**INFORMATION SHOWN**
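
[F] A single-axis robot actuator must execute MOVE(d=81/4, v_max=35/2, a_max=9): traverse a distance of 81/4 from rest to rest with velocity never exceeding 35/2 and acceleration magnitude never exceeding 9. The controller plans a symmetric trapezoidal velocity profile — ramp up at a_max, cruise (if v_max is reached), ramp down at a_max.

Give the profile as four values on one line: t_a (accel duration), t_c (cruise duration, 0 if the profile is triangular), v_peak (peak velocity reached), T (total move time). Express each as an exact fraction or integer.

t_a=3/2 t_c=0 v_peak=27/2 T=3

(v_max)²/a_max = (35/2)²/9 = 1225/36
81/4 < 1225/36 so t_c = 0
v_peak = √(81/4·9) = √(729/4) = 27/2
t_a = (27/2)/9 = 3/2; t_c = 0
T = 2·3/2 = 3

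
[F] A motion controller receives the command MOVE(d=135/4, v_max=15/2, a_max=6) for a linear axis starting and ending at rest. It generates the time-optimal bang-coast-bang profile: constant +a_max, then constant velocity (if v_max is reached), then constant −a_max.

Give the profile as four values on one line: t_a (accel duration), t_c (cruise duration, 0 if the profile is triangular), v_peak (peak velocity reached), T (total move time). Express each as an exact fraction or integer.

(v_max)²/a_max = (15/2)²/6 = 75/8
135/4 ≥ 75/8 so v_max reached
t_a = (15/2)/6 = 5/4; v_peak = 15/2
d_cruise = 135/4 − 75/8 = 195/8; t_c = (195/8)/(15/2) = 13/4
T = 2·5/4 + 13/4 = 23/4

t_a=5/4 t_c=13/4 v_peak=15/2 T=23/4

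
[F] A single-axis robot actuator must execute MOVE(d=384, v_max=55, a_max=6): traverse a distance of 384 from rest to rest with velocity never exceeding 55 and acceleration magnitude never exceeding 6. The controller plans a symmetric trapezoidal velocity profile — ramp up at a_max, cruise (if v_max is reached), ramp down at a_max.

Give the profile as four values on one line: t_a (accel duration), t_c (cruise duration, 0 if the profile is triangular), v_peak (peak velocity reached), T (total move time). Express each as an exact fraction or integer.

vₘ²/aₘ = 55²/6 = 3025/6
384 < 3025/6 ⇒ no cruise
v_peak = √(384·6) = √2304 = 48
t_a = 48/6 = 8; t_c = 0
T = 2·8 = 16

t_a=8 t_c=0 v_peak=48 T=16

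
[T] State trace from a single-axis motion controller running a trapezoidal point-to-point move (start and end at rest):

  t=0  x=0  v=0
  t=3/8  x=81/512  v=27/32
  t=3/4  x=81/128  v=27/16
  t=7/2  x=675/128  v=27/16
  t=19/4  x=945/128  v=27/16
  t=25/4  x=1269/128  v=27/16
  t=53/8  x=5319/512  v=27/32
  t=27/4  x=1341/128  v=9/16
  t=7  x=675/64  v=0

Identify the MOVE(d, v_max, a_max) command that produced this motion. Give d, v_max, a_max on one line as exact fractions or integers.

final state: t=7, x=675/64, v=0 → d = 675/64
a_max = (27/32−0)/(3/8−0) = 9/4
max v = 27/16 over t∈[3/4,25/4] → v_max = 27/16
check: 27/16·(3/4+11/2) = 675/64 ✓

d=675/64 v_max=27/16 a_max=9/4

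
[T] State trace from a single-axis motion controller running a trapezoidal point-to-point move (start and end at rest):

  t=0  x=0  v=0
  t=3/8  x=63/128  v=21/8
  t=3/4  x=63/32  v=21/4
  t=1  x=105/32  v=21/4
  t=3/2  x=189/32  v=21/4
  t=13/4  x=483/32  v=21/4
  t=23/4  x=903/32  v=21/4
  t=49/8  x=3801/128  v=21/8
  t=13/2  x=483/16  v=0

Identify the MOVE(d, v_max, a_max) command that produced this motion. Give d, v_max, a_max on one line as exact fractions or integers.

final state: t=13/2, x=483/16, v=0 → d = 483/16
a_max = (21/8−0)/(3/8−0) = 7
max v = 21/4 over t∈[3/4,23/4] → v_max = 21/4
check: 21/4·(3/4+5) = 483/16 ✓

d=483/16 v_max=21/4 a_max=7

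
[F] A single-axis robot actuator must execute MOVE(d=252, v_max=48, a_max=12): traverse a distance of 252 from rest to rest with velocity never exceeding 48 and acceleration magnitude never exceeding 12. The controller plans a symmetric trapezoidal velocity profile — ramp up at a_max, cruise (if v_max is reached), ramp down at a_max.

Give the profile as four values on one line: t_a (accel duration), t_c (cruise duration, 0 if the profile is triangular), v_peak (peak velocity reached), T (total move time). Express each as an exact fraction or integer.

t_a=4 t_c=5/4 v_peak=48 T=37/4

v_max²/a_max = 48²/12 = 192
252 ≥ 192 → trapezoidal
t_a = 48/12 = 4; v_peak = 48
d_cruise = 252 − 192 = 60; t_c = 60/48 = 5/4
T = 2·4 + 5/4 = 37/4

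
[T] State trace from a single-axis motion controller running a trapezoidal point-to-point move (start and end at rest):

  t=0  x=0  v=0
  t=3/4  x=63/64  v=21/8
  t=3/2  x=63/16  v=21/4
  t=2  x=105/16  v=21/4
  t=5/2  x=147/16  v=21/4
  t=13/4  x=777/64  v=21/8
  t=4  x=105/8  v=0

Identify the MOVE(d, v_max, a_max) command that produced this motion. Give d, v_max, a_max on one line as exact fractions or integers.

d=105/8 v_max=21/4 a_max=7/2

final state: t=4, x=105/8, v=0 → d = 105/8
a_max = (21/8−0)/(3/4−0) = 7/2
max v = 21/4 over t∈[3/2,5/2] → v_max = 21/4
check: 21/4·(3/2+1) = 105/8 ✓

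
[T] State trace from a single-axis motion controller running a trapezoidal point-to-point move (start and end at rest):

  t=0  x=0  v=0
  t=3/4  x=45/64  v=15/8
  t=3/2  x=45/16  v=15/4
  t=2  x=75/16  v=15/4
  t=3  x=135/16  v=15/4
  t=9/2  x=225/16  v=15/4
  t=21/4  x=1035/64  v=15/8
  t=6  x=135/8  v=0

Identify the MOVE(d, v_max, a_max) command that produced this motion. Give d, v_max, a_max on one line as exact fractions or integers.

d=135/8 v_max=15/4 a_max=5/2

final state: t=6, x=135/8, v=0 → d = 135/8
a_max = (15/8−0)/(3/4−0) = 5/2
max v = 15/4 over t∈[3/2,9/2] → v_max = 15/4
check: 15/4·(3/2+3) = 135/8 ✓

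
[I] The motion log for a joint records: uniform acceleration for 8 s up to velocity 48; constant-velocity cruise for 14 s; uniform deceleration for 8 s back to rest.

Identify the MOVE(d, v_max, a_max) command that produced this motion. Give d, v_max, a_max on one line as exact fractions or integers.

a_max = 48/8 = 6
d_a = ½·48·8 = 192; d_c = 48·14 = 672
d = 2·192 + 672 = 1056
t_c = 14 > 0 ⇒ limit active, v_max = 48

d=1056 v_max=48 a_max=6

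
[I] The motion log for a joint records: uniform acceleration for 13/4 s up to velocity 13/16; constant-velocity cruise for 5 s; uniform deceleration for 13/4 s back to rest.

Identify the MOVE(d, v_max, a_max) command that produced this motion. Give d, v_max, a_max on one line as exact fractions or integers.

a_max = (13/16)/(13/4) = 1/4
d_a = ½·13/16·13/4 = 169/128; d_c = 13/16·5 = 65/16
d = 2·169/128 + 65/16 = 429/64
t_c = 5 > 0 so v_max = 13/16

d=429/64 v_max=13/16 a_max=1/4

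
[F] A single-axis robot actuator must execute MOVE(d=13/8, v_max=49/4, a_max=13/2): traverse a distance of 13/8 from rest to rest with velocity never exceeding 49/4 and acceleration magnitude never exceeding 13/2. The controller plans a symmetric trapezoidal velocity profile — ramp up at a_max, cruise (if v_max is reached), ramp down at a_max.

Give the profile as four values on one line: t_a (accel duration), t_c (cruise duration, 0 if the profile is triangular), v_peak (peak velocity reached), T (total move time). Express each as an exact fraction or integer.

v_max²/a_max = (49/4)²/(13/2) = 2401/104
13/8 < 2401/104 so t_c = 0
v_peak = √(13/8·13/2) = √(169/16) = 13/4
t_a = (13/4)/(13/2) = 1/2; t_c = 0
T = 2·1/2 = 1

t_a=1/2 t_c=0 v_peak=13/4 T=1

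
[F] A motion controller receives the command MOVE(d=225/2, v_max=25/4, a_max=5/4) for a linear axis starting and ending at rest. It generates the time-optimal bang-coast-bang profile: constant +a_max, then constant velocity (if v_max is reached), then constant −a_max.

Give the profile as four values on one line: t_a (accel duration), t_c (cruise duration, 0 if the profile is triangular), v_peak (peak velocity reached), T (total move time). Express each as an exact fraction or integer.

t_a=5 t_c=13 v_peak=25/4 T=23

vₘ²/aₘ = (25/4)²/(5/4) = 125/4
225/2 ≥ 125/4 → trapezoidal
t_a = (25/4)/(5/4) = 5; v_peak = 25/4
d_cruise = 225/2 − 125/4 = 325/4; t_c = (325/4)/(25/4) = 13
T = 2·5 + 13 = 23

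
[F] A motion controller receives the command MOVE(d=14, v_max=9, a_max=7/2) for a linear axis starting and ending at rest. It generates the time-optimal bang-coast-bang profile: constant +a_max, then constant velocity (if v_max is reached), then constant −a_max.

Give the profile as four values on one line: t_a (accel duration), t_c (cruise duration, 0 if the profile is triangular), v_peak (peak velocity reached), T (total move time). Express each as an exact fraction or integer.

t_a=2 t_c=0 v_peak=7 T=4

(v_max)²/a_max = 9²/(7/2) = 162/7
14 < 162/7 → triangular
v_peak = √(14·7/2) = √49 = 7
t_a = 7/(7/2) = 2; t_c = 0
T = 2·2 = 4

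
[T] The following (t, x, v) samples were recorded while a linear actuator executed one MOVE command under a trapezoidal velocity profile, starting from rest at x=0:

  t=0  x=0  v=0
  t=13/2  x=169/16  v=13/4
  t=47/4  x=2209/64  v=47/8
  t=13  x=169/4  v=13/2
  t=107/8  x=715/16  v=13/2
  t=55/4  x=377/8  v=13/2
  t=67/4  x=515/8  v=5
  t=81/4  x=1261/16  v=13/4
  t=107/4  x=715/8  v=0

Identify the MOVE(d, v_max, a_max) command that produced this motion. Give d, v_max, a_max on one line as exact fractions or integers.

final state: t=107/4, x=715/8, v=0 → d = 715/8
a_max = (13/4−0)/(13/2−0) = 1/2
max v = 13/2 over t∈[13,55/4] → v_max = 13/2
check: 13/2·(13+3/4) = 715/8 ✓

d=715/8 v_max=13/2 a_max=1/2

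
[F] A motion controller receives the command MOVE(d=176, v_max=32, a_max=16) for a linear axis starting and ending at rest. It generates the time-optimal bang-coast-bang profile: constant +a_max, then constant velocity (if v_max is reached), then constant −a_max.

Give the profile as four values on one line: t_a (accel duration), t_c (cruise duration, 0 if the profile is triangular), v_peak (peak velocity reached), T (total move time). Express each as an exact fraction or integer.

v_max²/a_max = 32²/16 = 64
176 ≥ 64 ⇒ cruise phase
t_a = 32/16 = 2; v_peak = 32
d_cruise = 176 − 64 = 112; t_c = 112/32 = 7/2
T = 2·2 + 7/2 = 15/2

t_a=2 t_c=7/2 v_peak=32 T=15/2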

**WORK TO BE COMPLETED**
Return only the number of lines in the data that contain "plans".

**ANSWER TO THE PROBLEM**
4